### PROBLEM TO WORK ON
Working from the records beneath this line, reproduce each one exactly.

=== SOURCE DATA ===

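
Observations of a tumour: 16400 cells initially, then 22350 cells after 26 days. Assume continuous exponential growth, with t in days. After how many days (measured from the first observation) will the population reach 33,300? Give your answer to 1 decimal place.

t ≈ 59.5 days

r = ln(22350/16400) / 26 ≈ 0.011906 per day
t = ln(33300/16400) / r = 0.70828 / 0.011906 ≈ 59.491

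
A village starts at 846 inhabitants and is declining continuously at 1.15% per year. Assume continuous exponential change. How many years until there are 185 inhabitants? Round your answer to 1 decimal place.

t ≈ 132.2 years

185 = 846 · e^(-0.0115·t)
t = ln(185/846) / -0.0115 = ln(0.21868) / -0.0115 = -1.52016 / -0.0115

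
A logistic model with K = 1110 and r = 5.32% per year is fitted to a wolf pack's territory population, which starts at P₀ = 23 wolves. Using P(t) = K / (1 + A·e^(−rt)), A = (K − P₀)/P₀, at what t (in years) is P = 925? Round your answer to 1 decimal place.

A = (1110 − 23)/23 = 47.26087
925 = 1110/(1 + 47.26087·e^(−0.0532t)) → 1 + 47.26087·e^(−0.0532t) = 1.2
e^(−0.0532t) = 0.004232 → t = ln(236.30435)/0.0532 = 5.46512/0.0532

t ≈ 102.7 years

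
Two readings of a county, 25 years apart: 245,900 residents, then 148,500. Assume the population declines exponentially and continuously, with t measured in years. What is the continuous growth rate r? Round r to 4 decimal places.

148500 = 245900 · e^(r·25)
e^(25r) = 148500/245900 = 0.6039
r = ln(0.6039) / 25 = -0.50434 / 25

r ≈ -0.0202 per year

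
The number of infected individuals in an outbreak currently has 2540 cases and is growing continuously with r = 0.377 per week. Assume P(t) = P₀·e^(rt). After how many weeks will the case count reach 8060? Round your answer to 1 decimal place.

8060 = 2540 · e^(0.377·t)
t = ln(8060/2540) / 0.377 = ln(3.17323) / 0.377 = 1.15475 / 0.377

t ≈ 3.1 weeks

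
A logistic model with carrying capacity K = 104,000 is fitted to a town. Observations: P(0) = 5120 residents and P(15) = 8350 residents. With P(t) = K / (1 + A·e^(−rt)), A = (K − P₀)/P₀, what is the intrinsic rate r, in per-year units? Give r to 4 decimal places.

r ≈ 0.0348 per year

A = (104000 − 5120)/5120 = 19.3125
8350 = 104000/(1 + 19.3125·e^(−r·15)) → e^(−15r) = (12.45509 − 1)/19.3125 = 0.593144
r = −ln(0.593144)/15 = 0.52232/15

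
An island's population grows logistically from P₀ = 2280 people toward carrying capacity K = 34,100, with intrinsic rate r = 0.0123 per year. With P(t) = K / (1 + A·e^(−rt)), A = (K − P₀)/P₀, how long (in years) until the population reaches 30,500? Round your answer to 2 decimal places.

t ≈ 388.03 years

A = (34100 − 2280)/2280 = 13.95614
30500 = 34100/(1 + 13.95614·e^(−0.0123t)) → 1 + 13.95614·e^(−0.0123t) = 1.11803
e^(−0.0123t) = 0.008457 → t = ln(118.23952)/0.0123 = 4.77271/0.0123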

===

### RESULT OF THE TASK
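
Observations of a tumour: 16400 cells initially, then 22350 cells after 26 days. Assume continuous exponential growth, with t in days. After how many days (measured from the first observation) will the population reach 33,300? Give your answer to 1 decimal place.

t ≈ 59.5 days

r = ln(22350/16400) / 26 ≈ 0.011906 per day
t = ln(33300/16400) / r = 0.70828 / 0.011906 ≈ 59.491

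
A village starts at 846 inhabitants and is declining continuously at 1.15% per year. Assume continuous exponential change. How many years until there are 185 inhabitants? Round your answer to 1 decimal place.

t ≈ 132.2 years

185 = 846 · e^(-0.0115·t)
t = ln(185/846) / -0.0115 = ln(0.21868) / -0.0115 = -1.52016 / -0.0115

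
A logistic model with K = 1110 and r = 5.32% per year is fitted to a wolf pack's territory population, which starts at P₀ = 23 wolves. Using P(t) = K / (1 + A·e^(−rt)), A = (K − P₀)/P₀, at what t (in years) is P = 925? Round your answer to 1 decimal place.

A = (1110 − 23)/23 = 47.26087
925 = 1110/(1 + 47.26087·e^(−0.0532t)) → 1 + 47.26087·e^(−0.0532t) = 1.2
e^(−0.0532t) = 0.004232 → t = ln(236.30435)/0.0532 = 5.46512/0.0532

t ≈ 102.7 years

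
Two readings of a county, 25 years apart: 245,900 residents, then 148,500. Assume the population declines exponentially and continuously, with t measured in years. What is the continuous growth rate r? Round r to 4 decimal places.

148500 = 245900 · e^(r·25)
e^(25r) = 148500/245900 = 0.6039
r = ln(0.6039) / 25 = -0.50434 / 25

r ≈ -0.0202 per year

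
The number of infected individuals in an outbreak currently has 2540 cases and is growing continuously with r = 0.377 per week. Assume P(t) = P₀·e^(rt). After how many weeks will the case count reach 8060? Round your answer to 1 decimal place.

8060 = 2540 · e^(0.377·t)
t = ln(8060/2540) / 0.377 = ln(3.17323) / 0.377 = 1.15475 / 0.377

t ≈ 3.1 weeks

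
A logistic model with carrying capacity K = 104,000 is fitted to a town. Observations: P(0) = 5120 residents and P(15) = 8350 residents. With P(t) = K / (1 + A·e^(−rt)), A = (K − P₀)/P₀, what is the intrinsic rate r, in per-year units? Give r to 4 decimal places.

r ≈ 0.0348 per year

A = (104000 − 5120)/5120 = 19.3125
8350 = 104000/(1 + 19.3125·e^(−r·15)) → e^(−15r) = (12.45509 − 1)/19.3125 = 0.593144
r = −ln(0.593144)/15 = 0.52232/15

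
An island's population grows logistically from P₀ = 2280 people toward carrying capacity K = 34,100, with intrinsic rate r = 0.0123 per year. With P(t) = K / (1 + A·e^(−rt)), A = (K − P₀)/P₀, how long (in years) until the population reaches 30,500? Round your answer to 2 decimal places.

t ≈ 388.03 years

A = (34100 − 2280)/2280 = 13.95614
30500 = 34100/(1 + 13.95614·e^(−0.0123t)) → 1 + 13.95614·e^(−0.0123t) = 1.11803
e^(−0.0123t) = 0.008457 → t = ln(118.23952)/0.0123 = 4.77271/0.0123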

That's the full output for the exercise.